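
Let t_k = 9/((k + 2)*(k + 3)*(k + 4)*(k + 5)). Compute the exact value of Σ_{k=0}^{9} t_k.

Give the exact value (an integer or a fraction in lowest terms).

Ratio r(k) = (k + 2)/(k + 6).
Normal form (A,B,C) = (k + 2, k + 6, 1).
Key eq: (k + 2)·f(k+1) = (k + 5)·f(k) + (1).
deg f ≤ 3 (via 1,1,0).
Solve for f: f(k) = k*(k**2 + 9*k + 26)/72 (degree 3 ≤ 3).
Get s_k = R·t_k = k*(k**2 + 9*k + 26)/(8*(k + 2)*(k + 3)*(k + 4)) with R(k) = B(k−1)f(k)/C(k) = k*(k + 5)*(k**2 + 9*k + 26)/72.
Δs = 9/(k**4 + 14*k**3 + 71*k**2 + 154*k + 120), as required.
Sum = s_(10) − s_(0); s_(10) = 45/364, s_(0) = 0 ⇒ 45/364.

Σ = 45/364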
::::
● **WHAT YOU NEED TO DO**:
The whole listing above is to be transcribed exactly, line for line.

● **EXERCISE ANSWER**:
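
Let t_k = 9/((k + 2)*(k + 3)*(k + 4)*(k + 5)). Compute the exact value of Σ_{k=0}^{9} t_k.

Give the exact value (an integer or a fraction in lowest terms).

Ratio r(k) = (k + 2)/(k + 6).
Normal form (A,B,C) = (k + 2, k + 6, 1).
Key eq: (k + 2)·f(k+1) = (k + 5)·f(k) + (1).
deg f ≤ 3 (via 1,1,0).
Solve for f: f(k) = k*(k**2 + 9*k + 26)/72 (degree 3 ≤ 3).
Get s_k = R·t_k = k*(k**2 + 9*k + 26)/(8*(k + 2)*(k + 3)*(k + 4)) with R(k) = B(k−1)f(k)/C(k) = k*(k + 5)*(k**2 + 9*k + 26)/72.
Δs = 9/(k**4 + 14*k**3 + 71*k**2 + 154*k + 120), as required.
Sum = s_(10) − s_(0); s_(10) = 45/364, s_(0) = 0 ⇒ 45/364.

Σ = 45/364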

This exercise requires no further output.